Could you copy out all the lines in the material below where the word "result" occurs?

━━ DATA RECORDS

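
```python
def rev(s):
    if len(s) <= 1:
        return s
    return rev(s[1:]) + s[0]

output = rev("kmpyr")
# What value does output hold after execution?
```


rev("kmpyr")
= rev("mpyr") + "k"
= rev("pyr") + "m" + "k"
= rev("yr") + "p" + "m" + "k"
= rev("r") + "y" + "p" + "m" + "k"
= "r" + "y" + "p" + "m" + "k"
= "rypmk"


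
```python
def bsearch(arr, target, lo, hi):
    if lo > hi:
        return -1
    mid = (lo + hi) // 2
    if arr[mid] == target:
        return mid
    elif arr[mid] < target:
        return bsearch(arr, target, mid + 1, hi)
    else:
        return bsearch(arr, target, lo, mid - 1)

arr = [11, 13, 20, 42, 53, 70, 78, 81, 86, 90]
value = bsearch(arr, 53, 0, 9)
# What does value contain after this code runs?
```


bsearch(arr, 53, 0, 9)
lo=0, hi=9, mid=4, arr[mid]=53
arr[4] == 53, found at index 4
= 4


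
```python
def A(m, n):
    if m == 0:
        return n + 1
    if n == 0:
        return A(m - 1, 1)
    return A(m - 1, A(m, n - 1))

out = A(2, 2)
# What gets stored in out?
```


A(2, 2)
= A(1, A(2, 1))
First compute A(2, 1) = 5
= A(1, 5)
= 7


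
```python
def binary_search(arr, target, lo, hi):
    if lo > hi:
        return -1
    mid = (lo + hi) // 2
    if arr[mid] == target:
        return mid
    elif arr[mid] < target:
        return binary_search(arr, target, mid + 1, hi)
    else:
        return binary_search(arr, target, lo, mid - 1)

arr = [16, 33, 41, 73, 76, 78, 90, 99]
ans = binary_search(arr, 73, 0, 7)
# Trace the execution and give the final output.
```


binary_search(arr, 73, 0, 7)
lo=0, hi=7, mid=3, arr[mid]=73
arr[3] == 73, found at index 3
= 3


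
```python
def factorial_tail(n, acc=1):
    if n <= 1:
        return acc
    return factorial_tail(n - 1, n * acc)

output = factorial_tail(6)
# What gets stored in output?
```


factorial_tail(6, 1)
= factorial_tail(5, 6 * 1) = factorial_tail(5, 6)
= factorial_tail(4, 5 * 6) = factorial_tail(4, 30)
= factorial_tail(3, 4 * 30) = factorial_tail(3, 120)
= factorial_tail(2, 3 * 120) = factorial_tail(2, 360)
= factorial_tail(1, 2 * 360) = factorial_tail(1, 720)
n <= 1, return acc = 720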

━━━━
━━ DATA RECORDS

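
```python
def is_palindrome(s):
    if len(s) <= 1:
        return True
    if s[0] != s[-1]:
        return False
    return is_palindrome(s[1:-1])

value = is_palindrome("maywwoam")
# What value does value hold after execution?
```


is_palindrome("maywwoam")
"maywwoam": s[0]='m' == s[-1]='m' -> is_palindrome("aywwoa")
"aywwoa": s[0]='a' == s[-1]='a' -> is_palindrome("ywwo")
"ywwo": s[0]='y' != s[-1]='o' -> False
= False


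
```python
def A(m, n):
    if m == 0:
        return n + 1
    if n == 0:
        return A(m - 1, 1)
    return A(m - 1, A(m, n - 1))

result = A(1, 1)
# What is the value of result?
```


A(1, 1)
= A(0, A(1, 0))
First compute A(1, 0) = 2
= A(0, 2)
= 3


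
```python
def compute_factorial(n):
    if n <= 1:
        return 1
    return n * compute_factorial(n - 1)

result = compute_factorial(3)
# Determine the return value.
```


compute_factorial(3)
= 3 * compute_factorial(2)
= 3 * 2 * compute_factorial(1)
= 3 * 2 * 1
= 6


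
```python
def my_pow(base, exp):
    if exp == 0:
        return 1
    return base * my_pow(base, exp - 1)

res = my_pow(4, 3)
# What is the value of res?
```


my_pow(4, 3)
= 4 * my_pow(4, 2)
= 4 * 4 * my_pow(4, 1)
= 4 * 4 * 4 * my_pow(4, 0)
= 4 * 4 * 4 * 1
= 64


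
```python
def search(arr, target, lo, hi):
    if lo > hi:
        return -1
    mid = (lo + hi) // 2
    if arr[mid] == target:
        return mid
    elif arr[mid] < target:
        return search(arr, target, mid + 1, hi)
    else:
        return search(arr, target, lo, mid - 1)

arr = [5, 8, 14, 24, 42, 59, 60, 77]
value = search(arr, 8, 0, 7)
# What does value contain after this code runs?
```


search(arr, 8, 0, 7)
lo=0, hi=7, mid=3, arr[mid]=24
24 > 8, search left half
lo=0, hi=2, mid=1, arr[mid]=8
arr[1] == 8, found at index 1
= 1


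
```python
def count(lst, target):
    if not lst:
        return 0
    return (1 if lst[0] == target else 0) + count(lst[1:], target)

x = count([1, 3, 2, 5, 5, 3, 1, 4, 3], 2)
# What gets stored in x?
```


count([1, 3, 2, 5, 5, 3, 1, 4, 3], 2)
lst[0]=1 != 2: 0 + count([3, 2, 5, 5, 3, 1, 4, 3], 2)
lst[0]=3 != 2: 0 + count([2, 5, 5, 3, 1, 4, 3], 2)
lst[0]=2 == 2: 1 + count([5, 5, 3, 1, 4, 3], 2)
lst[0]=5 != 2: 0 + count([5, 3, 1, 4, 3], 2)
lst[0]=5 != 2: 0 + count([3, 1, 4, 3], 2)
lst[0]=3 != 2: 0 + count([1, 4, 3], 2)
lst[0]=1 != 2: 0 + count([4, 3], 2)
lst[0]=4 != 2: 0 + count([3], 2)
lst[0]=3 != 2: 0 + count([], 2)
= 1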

━━━━

(RESPONSE TO THE TASK)
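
result = A(1, 1)
# What is the value of result?
result = compute_factorial(3)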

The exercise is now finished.